### Task goal
Only these lines are needed: the first line of the entries below through the line with "- Nuclear scale: ~10⁻¹⁵ m (1 femtometer)", each returned exactly.

Saved entries:
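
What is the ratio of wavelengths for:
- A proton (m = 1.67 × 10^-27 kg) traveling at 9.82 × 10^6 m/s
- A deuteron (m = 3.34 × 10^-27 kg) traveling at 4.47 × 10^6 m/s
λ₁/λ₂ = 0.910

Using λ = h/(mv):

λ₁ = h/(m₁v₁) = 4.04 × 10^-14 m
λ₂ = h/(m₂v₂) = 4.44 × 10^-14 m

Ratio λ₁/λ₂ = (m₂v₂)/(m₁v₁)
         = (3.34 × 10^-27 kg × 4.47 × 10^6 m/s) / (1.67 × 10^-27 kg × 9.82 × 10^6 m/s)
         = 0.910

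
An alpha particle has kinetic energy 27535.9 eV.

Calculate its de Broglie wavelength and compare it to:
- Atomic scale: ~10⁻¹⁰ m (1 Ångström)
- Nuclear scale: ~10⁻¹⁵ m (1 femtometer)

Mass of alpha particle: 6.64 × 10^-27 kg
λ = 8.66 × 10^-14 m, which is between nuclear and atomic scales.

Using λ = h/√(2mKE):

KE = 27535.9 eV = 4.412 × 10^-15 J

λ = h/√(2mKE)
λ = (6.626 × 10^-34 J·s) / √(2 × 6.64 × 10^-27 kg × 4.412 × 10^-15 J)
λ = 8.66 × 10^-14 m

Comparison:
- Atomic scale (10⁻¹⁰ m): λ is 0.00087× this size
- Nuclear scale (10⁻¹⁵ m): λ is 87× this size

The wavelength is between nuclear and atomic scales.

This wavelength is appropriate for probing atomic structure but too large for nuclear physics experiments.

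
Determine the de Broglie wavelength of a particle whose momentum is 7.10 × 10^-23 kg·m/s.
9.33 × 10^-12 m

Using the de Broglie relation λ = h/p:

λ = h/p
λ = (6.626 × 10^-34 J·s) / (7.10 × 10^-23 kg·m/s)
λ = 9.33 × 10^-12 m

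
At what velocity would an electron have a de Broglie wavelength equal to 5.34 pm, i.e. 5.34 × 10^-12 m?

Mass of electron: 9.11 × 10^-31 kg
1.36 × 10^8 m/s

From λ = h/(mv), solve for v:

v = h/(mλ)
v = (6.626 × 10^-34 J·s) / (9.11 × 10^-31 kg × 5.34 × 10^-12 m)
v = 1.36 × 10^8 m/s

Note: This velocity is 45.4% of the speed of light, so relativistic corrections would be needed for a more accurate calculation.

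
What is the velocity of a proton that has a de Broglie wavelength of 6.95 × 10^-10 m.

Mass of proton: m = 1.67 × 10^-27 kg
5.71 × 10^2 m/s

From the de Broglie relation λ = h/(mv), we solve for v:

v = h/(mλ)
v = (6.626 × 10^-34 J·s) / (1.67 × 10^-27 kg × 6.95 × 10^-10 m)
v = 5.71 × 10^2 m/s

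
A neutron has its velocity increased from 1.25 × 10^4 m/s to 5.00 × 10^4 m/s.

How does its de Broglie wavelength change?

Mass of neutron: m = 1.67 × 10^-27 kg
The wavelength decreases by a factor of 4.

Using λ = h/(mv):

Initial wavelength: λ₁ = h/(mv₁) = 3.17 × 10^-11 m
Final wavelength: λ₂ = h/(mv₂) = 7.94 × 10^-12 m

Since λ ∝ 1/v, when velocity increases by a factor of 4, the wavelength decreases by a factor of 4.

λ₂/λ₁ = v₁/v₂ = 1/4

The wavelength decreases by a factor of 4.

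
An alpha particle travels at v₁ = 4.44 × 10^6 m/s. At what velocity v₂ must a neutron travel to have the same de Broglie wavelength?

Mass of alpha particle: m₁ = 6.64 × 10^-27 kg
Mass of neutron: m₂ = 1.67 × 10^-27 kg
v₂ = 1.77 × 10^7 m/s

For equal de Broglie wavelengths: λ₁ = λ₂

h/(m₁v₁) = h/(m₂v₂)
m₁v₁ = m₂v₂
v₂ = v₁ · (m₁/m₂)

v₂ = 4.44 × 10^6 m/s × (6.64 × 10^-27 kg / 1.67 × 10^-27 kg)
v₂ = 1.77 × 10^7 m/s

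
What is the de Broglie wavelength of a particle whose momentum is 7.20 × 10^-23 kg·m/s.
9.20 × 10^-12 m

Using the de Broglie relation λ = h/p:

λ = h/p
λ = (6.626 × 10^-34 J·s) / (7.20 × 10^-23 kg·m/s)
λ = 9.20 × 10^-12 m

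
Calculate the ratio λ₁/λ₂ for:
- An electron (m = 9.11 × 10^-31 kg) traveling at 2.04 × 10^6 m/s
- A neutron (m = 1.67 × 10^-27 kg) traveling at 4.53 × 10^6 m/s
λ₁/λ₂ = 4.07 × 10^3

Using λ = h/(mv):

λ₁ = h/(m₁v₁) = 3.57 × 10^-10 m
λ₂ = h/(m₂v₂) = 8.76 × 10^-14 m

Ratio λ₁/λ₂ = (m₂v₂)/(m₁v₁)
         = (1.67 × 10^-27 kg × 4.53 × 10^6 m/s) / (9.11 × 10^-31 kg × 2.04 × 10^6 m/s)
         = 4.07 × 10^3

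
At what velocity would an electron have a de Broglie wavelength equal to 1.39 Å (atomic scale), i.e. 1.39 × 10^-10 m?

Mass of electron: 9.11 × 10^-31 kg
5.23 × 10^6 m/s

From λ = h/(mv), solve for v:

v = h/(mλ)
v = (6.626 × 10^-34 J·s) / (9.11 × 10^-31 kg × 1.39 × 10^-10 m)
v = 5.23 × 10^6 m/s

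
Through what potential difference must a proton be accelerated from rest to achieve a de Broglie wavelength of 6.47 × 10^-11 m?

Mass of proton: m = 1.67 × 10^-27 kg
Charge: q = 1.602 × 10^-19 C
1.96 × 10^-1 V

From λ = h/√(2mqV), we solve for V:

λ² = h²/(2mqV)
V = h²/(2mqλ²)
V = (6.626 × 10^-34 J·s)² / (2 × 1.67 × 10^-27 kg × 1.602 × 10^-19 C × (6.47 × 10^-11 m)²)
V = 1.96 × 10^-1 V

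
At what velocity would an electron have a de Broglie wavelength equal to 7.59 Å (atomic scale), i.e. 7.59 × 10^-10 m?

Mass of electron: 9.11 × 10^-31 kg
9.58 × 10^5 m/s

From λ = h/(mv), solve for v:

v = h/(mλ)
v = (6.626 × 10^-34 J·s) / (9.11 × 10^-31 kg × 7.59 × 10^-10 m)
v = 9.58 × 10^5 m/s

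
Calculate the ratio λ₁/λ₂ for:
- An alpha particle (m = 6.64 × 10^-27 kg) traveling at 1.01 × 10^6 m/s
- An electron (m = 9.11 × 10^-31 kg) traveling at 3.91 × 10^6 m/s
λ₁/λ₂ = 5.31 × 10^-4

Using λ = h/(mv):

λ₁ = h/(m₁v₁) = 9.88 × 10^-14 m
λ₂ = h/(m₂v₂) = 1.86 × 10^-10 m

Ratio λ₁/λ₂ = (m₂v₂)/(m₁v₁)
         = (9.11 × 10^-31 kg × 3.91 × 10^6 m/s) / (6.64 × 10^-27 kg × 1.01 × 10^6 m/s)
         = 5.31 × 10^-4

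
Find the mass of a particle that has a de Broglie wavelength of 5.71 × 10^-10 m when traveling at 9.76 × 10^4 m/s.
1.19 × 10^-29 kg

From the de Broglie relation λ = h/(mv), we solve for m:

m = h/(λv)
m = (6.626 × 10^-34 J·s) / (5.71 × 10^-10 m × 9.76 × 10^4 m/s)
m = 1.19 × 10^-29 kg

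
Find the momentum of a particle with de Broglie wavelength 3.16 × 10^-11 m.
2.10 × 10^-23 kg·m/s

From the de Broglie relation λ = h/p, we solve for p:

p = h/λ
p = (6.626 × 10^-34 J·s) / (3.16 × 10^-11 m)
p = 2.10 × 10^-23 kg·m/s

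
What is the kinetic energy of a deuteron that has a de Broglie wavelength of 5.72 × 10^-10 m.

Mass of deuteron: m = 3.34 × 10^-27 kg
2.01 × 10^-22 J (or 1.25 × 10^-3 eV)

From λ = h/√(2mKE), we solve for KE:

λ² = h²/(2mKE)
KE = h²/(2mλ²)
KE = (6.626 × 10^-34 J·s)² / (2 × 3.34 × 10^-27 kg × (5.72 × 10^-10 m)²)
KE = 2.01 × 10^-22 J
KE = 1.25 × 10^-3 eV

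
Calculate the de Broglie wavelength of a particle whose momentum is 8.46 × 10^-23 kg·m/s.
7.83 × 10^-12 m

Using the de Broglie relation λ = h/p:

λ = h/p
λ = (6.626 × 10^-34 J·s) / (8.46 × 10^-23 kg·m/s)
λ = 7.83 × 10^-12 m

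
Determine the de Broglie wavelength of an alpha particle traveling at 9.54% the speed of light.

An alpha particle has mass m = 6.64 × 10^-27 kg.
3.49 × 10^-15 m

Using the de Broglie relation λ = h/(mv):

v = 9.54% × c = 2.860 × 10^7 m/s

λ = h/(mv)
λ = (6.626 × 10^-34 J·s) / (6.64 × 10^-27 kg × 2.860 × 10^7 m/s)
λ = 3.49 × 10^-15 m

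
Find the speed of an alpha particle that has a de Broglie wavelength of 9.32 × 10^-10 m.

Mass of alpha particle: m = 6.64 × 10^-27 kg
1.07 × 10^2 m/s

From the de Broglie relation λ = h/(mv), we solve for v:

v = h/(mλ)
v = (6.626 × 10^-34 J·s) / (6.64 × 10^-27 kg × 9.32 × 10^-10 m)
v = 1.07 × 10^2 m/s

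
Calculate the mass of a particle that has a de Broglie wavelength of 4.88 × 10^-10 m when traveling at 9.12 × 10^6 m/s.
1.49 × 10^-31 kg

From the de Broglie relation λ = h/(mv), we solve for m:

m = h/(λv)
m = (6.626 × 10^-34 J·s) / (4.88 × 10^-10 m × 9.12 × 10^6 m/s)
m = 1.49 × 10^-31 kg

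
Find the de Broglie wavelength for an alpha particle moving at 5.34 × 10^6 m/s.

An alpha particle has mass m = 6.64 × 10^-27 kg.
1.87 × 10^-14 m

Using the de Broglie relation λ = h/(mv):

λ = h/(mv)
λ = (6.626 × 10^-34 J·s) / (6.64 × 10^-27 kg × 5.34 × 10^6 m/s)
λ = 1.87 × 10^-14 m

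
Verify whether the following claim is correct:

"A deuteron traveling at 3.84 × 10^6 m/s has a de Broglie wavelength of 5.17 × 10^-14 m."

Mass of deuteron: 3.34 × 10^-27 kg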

### Task result
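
What is the ratio of wavelengths for:
- A proton (m = 1.67 × 10^-27 kg) traveling at 9.82 × 10^6 m/s
- A deuteron (m = 3.34 × 10^-27 kg) traveling at 4.47 × 10^6 m/s
λ₁/λ₂ = 0.910

Using λ = h/(mv):

λ₁ = h/(m₁v₁) = 4.04 × 10^-14 m
λ₂ = h/(m₂v₂) = 4.44 × 10^-14 m

Ratio λ₁/λ₂ = (m₂v₂)/(m₁v₁)
         = (3.34 × 10^-27 kg × 4.47 × 10^6 m/s) / (1.67 × 10^-27 kg × 9.82 × 10^6 m/s)
         = 0.910

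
An alpha particle has kinetic energy 27535.9 eV.

Calculate its de Broglie wavelength and compare it to:
- Atomic scale: ~10⁻¹⁰ m (1 Ångström)
- Nuclear scale: ~10⁻¹⁵ m (1 femtometer)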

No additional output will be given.